§ **What you are asked to do**
From the records below, copy every line that contains the word "Tangent".

§ **Extracted information**
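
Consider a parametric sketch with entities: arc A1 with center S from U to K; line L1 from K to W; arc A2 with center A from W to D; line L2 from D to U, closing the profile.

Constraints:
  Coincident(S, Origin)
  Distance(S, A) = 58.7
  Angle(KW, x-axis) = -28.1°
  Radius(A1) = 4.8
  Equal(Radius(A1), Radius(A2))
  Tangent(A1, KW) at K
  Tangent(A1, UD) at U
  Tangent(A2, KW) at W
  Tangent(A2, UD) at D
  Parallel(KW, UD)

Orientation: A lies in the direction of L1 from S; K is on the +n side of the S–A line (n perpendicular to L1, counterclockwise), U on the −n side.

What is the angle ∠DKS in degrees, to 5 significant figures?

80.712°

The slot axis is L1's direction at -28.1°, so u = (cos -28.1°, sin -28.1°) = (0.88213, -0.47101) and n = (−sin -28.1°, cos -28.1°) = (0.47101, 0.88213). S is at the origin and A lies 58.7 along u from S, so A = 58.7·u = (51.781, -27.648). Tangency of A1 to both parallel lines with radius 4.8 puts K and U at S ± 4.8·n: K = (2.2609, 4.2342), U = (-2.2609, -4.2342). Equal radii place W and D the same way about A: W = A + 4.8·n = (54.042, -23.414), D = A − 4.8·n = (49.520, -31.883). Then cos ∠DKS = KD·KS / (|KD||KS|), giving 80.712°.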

---

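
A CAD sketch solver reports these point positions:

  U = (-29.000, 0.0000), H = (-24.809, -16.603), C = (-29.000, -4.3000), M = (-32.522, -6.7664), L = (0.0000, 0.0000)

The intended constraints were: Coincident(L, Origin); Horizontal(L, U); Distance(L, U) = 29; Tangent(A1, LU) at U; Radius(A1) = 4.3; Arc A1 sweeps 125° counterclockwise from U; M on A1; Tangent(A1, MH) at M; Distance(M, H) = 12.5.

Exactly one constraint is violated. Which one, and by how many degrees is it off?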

§ **Answer box**
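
  Tangent(A1, KW) at K
  Tangent(A1, UD) at U
  Tangent(A2, KW) at W
  Tangent(A2, UD) at D
The intended constraints were: Coincident(L, Origin); Horizontal(L, U); Distance(L, U) = 29; Tangent(A1, LU) at U; Radius(A1) = 4.3; Arc A1 sweeps 125° counterclockwise from U; M on A1; Tangent(A1, MH) at M; Distance(M, H) = 12.5.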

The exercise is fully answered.